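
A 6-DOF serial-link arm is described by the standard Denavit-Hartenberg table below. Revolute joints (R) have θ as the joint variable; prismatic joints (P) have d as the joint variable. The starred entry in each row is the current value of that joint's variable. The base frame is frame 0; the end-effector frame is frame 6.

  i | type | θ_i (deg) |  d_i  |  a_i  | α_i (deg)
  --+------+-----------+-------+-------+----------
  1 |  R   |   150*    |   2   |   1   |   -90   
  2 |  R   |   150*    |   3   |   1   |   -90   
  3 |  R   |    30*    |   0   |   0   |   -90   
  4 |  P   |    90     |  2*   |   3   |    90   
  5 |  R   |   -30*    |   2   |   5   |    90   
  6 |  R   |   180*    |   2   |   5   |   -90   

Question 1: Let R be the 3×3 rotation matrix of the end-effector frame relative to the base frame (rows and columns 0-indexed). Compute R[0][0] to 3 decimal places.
0.404

End-effector x-axis (col 0 of R) = (0.4040,0.2667,0.8750)
R[0][0] = 0.4040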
━━━━
Word for word, repeat each line of the listing.

- WRITTEN SOLUTION
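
A 6-DOF serial-link arm is described by the standard Denavit-Hartenberg table below. Revolute joints (R) have θ as the joint variable; prismatic joints (P) have d as the joint variable. The starred entry in each row is the current value of that joint's variable. The base frame is frame 0; the end-effector frame is frame 6.

  i | type | θ_i (deg) |  d_i  |  a_i  | α_i (deg)
  --+------+-----------+-------+-------+----------
  1 |  R   |   150*    |   2   |   1   |   -90   
  2 |  R   |   150*    |   3   |   1   |   -90   
  3 |  R   |    30*    |   0   |   0   |   -90   
  4 |  P   |    90     |  2*   |   3   |    90   
  5 |  R   |   -30*    |   2   |   5   |    90   
  6 |  R   |   180*    |   2   |   5   |   -90   

Question 1: Let R be the 3×3 rotation matrix of the end-effector frame relative to the base frame (rows and columns 0-indexed). Compute R[0][0] to 3 decimal places.
0.404

End-effector x-axis (col 0 of R) = (0.4040,0.2667,0.8750)
R[0][0] = 0.4040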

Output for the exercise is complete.